(Task inputs)
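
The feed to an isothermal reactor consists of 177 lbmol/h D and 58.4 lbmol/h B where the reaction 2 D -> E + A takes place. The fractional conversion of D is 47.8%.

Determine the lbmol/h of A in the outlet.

42.3 lbmol/h

D reacted = 0.478 × 177 = 84.61 lbmol/h; ν_D = −2, so ξ = 84.61/2 = 42.3 lbmol/h.
Outlet amounts (n = n₀ + ν ξ):
  D: 177 − 2(42.3) = 92.39
  E: 0 + 1(42.3) = 42.3
  A: 0 + 1(42.3) = 42.3
  B: 58.4 (inert)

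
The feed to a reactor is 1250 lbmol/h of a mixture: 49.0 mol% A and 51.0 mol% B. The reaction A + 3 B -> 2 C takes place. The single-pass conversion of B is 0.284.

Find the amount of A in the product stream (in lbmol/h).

552 lbmol/h

B reacted = 0.284 × 637.5 = 181 lbmol/h; ν_B = −3, so ξ = 181/3 = 60.35 lbmol/h.
Outlet amounts (n = n₀ + ν ξ):
  A: 612.5 − 1(60.35) = 552.1
  B: 637.5 − 3(60.35) = 456.5
  C: 0 + 2(60.35) = 120.7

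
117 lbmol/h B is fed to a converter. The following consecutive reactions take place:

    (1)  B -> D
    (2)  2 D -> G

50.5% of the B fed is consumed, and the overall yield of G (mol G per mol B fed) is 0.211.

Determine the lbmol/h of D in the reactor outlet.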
(End Task inputs)
# [Problem details]
Could you reproduce every record exactly as it appears?

# [Solution]
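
The feed to an isothermal reactor consists of 177 lbmol/h D and 58.4 lbmol/h B where the reaction 2 D -> E + A takes place. The fractional conversion of D is 47.8%.

Determine the lbmol/h of A in the outlet.

42.3 lbmol/h

D reacted = 0.478 × 177 = 84.61 lbmol/h; ν_D = −2, so ξ = 84.61/2 = 42.3 lbmol/h.
Outlet amounts (n = n₀ + ν ξ):
  D: 177 − 2(42.3) = 92.39
  E: 0 + 1(42.3) = 42.3
  A: 0 + 1(42.3) = 42.3
  B: 58.4 (inert)

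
The feed to a reactor is 1250 lbmol/h of a mixture: 49.0 mol% A and 51.0 mol% B. The reaction A + 3 B -> 2 C takes place. The single-pass conversion of B is 0.284.

Find the amount of A in the product stream (in lbmol/h).

552 lbmol/h

B reacted = 0.284 × 637.5 = 181 lbmol/h; ν_B = −3, so ξ = 181/3 = 60.35 lbmol/h.
Outlet amounts (n = n₀ + ν ξ):
  A: 612.5 − 1(60.35) = 552.1
  B: 637.5 − 3(60.35) = 456.5
  C: 0 + 2(60.35) = 120.7

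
117 lbmol/h B is fed to a converter. The following consecutive reactions take place:

    (1)  B -> D
    (2)  2 D -> G

50.5% of the B fed is consumed, and the overall yield of G (mol G per mol B fed) is 0.211.

Determine the lbmol/h of D in the reactor outlet.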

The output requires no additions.